### Goal of the exercise
Output only the lines below that start at the line containing "Decode the Hamming(15,11)" and end at the line containing "Compute the Hamming(15,11)", with both ends kept.

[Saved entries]

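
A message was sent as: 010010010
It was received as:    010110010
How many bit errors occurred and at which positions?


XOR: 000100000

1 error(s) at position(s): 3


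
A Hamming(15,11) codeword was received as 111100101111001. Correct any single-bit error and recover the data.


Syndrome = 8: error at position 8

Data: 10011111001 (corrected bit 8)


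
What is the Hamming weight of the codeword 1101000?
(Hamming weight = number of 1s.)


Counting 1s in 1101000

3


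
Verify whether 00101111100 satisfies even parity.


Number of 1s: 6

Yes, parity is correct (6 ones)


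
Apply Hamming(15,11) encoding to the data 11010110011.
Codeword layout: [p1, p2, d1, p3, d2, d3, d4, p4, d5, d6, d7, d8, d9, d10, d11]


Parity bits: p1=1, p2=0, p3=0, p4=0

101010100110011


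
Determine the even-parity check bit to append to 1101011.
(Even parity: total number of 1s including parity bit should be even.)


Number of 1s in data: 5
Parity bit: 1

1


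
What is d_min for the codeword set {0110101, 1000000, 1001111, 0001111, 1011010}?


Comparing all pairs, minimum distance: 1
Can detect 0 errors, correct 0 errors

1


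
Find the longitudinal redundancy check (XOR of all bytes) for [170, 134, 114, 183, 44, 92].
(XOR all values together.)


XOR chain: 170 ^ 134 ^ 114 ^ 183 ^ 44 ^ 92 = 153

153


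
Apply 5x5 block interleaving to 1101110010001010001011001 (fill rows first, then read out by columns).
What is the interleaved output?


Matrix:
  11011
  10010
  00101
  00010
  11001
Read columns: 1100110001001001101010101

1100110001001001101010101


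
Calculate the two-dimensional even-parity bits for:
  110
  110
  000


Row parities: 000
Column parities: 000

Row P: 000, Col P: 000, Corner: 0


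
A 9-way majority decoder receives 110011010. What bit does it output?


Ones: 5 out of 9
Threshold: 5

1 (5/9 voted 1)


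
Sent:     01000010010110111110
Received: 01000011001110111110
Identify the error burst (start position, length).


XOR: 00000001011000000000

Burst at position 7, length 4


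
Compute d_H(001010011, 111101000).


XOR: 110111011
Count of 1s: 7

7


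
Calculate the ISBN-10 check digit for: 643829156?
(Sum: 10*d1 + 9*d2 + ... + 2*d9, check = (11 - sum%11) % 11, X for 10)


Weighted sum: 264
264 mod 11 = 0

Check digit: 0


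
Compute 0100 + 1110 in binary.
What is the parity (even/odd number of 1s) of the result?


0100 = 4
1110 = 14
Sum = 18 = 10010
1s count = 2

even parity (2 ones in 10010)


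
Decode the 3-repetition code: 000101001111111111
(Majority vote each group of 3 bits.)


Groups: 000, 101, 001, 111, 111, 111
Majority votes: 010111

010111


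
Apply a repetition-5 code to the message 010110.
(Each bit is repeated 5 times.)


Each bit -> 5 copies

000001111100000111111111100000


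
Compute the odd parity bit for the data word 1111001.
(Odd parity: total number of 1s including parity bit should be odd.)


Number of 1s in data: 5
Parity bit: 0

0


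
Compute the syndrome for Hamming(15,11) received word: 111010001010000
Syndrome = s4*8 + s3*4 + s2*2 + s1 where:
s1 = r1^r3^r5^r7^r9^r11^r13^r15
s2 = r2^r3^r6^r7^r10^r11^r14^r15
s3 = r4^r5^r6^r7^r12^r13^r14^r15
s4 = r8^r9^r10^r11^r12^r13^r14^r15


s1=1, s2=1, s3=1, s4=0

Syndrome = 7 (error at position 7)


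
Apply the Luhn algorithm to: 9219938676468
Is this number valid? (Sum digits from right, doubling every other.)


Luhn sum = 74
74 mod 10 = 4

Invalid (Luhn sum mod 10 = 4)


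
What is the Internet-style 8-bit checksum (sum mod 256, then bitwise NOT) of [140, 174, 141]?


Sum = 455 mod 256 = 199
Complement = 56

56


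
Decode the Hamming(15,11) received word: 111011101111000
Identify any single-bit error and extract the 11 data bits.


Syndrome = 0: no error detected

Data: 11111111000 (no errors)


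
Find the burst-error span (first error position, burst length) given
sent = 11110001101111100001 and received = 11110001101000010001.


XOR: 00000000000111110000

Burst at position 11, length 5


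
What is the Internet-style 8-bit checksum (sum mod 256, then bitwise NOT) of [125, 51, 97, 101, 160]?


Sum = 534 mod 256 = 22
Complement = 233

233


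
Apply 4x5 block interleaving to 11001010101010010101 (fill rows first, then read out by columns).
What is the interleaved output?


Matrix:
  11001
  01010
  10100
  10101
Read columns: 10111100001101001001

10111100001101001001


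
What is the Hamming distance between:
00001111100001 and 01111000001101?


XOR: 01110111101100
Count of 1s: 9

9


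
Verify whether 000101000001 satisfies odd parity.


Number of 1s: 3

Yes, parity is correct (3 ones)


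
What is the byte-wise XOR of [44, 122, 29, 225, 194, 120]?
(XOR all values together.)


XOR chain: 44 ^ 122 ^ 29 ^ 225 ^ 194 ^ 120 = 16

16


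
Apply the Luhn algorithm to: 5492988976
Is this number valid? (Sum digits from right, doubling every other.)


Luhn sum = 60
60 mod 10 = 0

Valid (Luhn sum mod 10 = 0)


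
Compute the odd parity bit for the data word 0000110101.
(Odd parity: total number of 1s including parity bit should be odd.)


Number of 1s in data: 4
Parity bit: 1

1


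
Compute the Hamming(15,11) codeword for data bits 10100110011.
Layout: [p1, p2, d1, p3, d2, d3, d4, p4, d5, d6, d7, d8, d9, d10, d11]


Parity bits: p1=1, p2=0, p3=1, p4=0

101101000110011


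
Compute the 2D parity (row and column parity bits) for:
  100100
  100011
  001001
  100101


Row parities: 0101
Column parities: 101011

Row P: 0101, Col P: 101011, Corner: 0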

### Finished task
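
Decode the Hamming(15,11) received word: 111011101111000
Identify any single-bit error and extract the 11 data bits.


Syndrome = 0: no error detected

Data: 11111111000 (no errors)


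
Find the burst-error span (first error position, burst length) given
sent = 11110001101111100001 and received = 11110001101000010001.


XOR: 00000000000111110000

Burst at position 11, length 5


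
What is the Internet-style 8-bit checksum (sum mod 256, then bitwise NOT) of [125, 51, 97, 101, 160]?


Sum = 534 mod 256 = 22
Complement = 233

233


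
Apply 4x5 block interleaving to 11001010101010010101 (fill rows first, then read out by columns).
What is the interleaved output?


Matrix:
  11001
  01010
  10100
  10101
Read columns: 10111100001101001001

10111100001101001001


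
What is the Hamming distance between:
00001111100001 and 01111000001101?


XOR: 01110111101100
Count of 1s: 9

9


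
Verify whether 000101000001 satisfies odd parity.


Number of 1s: 3

Yes, parity is correct (3 ones)


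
What is the byte-wise XOR of [44, 122, 29, 225, 194, 120]?
(XOR all values together.)


XOR chain: 44 ^ 122 ^ 29 ^ 225 ^ 194 ^ 120 = 16

16


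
Apply the Luhn algorithm to: 5492988976
Is this number valid? (Sum digits from right, doubling every other.)


Luhn sum = 60
60 mod 10 = 0

Valid (Luhn sum mod 10 = 0)


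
Compute the odd parity bit for the data word 0000110101.
(Odd parity: total number of 1s including parity bit should be odd.)


Number of 1s in data: 4
Parity bit: 1

1


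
Compute the Hamming(15,11) codeword for data bits 10100110011.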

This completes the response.